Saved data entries
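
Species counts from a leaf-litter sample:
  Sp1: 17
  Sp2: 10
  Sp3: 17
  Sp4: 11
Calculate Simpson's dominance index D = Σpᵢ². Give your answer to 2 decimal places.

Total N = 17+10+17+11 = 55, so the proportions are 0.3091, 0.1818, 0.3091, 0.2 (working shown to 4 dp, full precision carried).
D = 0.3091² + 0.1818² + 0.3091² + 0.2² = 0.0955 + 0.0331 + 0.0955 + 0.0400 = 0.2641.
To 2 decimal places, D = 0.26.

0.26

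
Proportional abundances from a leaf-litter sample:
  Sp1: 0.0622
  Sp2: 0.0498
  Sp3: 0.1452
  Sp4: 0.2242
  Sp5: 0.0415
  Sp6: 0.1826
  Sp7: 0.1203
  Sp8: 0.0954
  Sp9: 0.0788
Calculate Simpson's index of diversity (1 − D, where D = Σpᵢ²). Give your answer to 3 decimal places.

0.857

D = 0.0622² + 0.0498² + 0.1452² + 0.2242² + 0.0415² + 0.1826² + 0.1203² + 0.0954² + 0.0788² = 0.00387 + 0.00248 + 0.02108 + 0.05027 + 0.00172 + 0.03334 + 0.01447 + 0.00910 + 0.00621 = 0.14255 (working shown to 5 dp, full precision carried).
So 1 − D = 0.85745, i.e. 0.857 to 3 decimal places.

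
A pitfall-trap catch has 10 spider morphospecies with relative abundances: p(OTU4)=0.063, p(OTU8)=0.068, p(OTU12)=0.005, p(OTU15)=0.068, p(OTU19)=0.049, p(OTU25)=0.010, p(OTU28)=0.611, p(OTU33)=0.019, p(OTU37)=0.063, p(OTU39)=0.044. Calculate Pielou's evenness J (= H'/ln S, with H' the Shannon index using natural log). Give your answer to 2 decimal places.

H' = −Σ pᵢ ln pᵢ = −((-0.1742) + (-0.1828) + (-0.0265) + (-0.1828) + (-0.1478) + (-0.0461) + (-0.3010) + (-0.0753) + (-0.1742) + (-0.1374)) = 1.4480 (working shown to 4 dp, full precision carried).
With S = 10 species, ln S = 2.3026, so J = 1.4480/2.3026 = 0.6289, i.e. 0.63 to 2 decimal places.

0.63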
==
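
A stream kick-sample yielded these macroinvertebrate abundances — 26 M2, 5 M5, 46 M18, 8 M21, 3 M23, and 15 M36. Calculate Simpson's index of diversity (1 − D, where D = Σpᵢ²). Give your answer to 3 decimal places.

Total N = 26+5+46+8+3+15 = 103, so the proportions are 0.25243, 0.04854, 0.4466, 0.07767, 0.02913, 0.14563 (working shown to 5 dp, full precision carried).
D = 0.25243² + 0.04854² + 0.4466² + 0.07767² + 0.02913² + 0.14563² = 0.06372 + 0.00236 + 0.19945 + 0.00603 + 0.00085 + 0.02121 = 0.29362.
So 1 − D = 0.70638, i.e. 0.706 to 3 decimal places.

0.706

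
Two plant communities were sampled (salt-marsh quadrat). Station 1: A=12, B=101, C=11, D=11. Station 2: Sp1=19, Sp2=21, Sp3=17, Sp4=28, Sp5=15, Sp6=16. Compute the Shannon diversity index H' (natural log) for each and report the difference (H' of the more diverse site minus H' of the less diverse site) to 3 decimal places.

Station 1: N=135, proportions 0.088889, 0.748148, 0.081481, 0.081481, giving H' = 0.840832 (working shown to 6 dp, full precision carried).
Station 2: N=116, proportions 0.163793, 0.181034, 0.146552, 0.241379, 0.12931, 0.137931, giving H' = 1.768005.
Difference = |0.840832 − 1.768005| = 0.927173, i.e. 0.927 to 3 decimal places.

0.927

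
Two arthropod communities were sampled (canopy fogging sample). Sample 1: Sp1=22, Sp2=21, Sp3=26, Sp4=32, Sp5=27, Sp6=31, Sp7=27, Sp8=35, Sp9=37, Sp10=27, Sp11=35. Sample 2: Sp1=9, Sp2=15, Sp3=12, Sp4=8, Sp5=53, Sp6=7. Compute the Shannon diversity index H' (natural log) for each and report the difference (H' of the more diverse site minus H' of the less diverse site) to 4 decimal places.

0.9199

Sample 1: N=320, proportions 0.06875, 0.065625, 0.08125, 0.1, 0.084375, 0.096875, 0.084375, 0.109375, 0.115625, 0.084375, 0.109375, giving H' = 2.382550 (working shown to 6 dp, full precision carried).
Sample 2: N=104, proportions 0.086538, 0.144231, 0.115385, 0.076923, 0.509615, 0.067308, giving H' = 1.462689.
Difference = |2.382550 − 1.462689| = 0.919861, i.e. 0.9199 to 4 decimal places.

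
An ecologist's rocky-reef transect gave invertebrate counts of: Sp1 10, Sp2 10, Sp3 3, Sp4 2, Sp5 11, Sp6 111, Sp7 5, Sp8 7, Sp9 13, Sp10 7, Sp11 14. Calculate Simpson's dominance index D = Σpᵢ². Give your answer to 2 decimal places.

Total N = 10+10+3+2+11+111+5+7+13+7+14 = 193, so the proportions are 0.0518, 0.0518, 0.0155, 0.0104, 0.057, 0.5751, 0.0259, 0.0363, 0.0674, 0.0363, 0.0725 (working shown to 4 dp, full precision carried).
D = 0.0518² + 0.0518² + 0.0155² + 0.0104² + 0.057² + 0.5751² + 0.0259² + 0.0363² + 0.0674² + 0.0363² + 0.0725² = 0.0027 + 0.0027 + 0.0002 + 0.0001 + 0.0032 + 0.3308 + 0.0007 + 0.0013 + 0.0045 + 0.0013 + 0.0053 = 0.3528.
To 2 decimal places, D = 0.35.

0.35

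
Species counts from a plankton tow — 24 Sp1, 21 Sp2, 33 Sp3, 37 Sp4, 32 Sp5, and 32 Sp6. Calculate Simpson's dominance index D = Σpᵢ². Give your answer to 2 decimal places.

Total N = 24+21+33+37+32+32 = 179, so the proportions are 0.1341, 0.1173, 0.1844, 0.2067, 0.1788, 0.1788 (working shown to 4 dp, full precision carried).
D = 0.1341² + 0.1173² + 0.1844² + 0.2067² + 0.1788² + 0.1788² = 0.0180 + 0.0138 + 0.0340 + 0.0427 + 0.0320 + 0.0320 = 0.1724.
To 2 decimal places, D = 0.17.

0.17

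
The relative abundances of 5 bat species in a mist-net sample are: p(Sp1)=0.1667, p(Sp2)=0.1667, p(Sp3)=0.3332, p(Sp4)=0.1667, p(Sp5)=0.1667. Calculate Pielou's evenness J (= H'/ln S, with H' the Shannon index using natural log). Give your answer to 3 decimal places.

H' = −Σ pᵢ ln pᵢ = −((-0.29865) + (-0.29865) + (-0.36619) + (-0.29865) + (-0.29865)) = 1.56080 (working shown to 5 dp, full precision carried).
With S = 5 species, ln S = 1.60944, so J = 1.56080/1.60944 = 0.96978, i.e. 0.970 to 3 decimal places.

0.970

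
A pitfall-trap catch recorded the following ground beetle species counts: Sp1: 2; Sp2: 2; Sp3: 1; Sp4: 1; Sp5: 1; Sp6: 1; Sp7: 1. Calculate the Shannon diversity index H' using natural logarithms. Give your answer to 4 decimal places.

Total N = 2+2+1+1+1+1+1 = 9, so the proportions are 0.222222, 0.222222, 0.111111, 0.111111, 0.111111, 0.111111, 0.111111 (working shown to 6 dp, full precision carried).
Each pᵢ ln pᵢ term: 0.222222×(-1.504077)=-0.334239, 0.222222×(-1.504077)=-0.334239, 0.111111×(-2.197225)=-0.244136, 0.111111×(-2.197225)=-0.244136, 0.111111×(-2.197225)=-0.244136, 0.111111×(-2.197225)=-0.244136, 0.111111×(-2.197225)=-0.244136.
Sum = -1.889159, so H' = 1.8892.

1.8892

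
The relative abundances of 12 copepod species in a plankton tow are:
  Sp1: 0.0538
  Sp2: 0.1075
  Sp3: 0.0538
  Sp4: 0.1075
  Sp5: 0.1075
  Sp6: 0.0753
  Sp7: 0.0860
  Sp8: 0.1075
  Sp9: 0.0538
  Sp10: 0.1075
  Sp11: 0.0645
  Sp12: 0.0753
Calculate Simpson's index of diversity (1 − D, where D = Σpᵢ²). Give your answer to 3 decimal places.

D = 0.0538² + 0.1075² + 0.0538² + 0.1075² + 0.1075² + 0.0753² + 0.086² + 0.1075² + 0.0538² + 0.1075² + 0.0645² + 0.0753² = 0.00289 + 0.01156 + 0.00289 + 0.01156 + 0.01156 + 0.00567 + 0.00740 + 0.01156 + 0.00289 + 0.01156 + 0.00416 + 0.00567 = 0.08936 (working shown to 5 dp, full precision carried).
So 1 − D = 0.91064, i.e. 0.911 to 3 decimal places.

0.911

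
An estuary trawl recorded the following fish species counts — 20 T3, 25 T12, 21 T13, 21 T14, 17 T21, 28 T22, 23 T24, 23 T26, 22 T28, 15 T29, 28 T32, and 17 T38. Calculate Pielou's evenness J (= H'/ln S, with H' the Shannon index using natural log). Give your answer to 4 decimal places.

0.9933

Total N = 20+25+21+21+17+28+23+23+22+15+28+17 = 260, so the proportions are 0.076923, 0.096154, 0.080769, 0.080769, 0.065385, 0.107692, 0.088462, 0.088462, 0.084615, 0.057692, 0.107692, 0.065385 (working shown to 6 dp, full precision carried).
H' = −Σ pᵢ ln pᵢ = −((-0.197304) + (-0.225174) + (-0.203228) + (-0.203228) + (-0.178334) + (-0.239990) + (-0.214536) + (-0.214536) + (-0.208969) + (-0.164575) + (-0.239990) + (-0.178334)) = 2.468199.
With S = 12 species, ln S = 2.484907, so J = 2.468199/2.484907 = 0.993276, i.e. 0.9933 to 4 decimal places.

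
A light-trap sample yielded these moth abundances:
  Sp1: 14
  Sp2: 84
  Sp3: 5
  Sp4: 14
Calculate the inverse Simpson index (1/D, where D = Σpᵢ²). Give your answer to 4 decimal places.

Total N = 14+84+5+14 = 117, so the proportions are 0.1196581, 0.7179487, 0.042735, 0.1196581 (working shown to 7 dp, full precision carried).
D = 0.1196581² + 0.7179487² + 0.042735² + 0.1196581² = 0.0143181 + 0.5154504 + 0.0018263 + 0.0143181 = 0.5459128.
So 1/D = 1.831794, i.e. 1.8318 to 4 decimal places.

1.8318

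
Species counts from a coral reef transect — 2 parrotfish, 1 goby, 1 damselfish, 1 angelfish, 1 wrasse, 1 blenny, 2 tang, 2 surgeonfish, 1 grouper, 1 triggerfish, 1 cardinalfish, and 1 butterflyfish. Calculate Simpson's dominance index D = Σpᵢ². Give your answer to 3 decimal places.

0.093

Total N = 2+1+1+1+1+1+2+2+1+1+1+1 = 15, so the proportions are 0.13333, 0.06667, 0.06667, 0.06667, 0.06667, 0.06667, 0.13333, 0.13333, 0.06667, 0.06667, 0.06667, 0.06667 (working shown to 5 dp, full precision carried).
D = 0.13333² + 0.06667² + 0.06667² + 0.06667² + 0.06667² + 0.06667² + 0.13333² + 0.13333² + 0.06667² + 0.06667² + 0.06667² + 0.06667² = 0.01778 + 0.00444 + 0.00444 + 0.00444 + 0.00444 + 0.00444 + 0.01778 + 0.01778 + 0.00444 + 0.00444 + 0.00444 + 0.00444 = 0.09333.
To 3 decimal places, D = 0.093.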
---
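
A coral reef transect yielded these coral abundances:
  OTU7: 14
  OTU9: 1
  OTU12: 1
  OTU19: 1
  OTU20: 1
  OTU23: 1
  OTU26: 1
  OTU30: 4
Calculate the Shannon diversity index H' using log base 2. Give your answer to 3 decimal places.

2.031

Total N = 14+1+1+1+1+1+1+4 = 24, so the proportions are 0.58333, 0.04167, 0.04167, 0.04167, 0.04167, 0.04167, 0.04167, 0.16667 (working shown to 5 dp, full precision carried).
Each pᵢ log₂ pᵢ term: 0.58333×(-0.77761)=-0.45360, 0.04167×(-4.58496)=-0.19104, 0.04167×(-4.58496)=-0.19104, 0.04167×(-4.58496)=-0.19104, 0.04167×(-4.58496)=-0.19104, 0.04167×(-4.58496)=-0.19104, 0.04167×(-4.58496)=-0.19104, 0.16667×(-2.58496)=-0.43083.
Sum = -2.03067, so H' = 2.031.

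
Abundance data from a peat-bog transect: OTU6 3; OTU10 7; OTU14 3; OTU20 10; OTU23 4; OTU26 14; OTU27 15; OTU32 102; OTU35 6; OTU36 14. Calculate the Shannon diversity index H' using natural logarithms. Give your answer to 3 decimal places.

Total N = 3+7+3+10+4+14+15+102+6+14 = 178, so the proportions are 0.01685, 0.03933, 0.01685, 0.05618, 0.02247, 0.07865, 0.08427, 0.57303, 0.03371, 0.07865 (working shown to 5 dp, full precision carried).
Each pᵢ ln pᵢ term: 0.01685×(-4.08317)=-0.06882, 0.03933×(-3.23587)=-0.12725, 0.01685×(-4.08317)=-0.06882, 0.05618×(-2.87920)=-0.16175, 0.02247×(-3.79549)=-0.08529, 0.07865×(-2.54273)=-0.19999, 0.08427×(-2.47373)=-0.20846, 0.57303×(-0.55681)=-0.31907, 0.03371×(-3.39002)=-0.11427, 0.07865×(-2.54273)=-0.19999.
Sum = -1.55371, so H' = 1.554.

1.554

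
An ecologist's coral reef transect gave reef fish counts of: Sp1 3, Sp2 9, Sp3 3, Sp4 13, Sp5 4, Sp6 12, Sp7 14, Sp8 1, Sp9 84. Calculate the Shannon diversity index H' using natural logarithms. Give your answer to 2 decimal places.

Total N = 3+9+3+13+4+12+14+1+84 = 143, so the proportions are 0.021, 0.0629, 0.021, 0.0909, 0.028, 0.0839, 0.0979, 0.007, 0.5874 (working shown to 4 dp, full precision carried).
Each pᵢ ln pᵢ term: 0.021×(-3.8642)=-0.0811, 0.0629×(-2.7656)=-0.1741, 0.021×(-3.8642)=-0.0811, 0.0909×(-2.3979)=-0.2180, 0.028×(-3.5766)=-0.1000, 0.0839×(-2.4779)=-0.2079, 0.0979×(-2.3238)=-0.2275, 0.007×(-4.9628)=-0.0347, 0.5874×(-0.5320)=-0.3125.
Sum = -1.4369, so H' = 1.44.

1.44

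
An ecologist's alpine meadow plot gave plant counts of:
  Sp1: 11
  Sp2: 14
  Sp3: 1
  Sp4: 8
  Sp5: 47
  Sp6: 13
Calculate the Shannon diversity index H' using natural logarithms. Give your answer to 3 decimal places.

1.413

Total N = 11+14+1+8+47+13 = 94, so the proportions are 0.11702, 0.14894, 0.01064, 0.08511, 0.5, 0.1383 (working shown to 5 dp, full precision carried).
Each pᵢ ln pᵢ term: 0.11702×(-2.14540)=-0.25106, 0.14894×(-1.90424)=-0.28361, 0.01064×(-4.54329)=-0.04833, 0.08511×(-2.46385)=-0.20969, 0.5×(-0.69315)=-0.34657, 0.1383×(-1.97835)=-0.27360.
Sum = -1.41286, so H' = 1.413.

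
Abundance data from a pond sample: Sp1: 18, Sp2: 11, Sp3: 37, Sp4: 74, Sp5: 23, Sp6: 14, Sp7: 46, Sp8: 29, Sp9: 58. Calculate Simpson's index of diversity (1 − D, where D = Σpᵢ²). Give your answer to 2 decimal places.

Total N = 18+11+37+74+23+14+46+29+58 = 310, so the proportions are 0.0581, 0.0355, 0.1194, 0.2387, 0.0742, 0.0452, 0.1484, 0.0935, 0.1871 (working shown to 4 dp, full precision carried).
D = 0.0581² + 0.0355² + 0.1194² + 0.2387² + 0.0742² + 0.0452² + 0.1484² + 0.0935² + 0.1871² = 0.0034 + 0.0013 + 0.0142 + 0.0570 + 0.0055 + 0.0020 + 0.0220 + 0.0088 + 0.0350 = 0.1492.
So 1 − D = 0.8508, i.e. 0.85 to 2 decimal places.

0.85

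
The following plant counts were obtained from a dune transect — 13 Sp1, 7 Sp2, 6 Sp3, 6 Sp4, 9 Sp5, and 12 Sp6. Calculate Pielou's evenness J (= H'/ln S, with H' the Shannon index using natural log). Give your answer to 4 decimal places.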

▸ Prompt
In the entries above, some lines hold the string "leaf". Copy each of them.

▸ Task result
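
Species counts from a leaf-litter sample:
Proportional abundances from a leaf-litter sample: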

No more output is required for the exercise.